*** Block opens ***

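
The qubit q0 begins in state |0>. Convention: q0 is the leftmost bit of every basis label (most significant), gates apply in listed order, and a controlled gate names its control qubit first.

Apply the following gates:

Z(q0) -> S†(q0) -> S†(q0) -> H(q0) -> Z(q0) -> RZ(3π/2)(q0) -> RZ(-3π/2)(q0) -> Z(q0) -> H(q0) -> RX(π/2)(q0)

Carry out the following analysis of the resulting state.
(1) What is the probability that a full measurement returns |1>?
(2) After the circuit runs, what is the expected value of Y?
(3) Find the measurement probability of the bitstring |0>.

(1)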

*** Block closes ***

TASK TO CARRY OUT:
Copy each line above holding "probability".

ANSWER SECTION:
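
(1) What is the probability that a full measurement returns |1>?
(3) Find the measurement probability of the bitstring |0>.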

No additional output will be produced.